What the exercise asks >>
From the entries, copy out every line in which the word "normalization" is found.

Listed entries >>
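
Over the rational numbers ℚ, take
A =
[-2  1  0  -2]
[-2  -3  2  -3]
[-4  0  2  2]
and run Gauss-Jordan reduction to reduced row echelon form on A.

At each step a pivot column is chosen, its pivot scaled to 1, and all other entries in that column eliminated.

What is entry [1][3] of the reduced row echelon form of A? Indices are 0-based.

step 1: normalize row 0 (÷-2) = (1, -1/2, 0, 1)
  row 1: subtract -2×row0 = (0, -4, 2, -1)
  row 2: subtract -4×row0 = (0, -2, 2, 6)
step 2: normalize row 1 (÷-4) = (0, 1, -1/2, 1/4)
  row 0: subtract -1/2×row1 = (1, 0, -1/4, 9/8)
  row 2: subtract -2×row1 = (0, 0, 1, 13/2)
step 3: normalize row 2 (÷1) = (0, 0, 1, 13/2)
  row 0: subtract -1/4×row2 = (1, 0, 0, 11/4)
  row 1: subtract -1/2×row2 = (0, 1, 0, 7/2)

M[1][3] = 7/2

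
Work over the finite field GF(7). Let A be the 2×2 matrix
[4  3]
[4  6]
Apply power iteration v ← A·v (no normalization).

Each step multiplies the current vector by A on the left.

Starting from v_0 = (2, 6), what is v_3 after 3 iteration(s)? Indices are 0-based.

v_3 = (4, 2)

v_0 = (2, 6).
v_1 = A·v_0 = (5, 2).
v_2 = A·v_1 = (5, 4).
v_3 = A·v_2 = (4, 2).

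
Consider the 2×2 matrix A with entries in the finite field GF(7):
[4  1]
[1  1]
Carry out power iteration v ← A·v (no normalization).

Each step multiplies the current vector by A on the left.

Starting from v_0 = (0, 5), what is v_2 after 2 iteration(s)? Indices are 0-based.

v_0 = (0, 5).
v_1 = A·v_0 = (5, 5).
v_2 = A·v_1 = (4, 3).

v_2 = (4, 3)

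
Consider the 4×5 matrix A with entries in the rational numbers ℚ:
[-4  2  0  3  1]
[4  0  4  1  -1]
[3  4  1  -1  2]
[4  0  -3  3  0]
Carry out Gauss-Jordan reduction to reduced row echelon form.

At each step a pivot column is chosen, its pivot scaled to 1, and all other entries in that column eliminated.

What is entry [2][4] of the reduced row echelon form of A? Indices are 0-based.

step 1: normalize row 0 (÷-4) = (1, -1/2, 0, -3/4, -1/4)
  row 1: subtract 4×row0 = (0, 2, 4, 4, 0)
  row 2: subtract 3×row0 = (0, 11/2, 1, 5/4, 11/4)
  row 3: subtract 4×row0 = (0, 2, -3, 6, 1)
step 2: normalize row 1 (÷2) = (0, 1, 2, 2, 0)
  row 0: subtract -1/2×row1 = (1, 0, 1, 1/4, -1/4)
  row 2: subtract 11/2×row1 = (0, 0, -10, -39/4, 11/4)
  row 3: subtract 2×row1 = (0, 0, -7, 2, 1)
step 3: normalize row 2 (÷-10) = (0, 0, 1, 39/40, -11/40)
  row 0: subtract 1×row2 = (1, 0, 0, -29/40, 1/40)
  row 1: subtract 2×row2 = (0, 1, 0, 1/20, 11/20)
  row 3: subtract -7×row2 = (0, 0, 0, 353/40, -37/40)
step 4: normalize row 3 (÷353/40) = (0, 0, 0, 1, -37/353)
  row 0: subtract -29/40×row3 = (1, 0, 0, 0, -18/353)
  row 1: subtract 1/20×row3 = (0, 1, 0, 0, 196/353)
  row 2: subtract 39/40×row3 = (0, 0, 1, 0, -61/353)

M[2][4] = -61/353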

Exercise answer >>
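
Apply power iteration v ← A·v (no normalization).
Carry out power iteration v ← A·v (no normalization).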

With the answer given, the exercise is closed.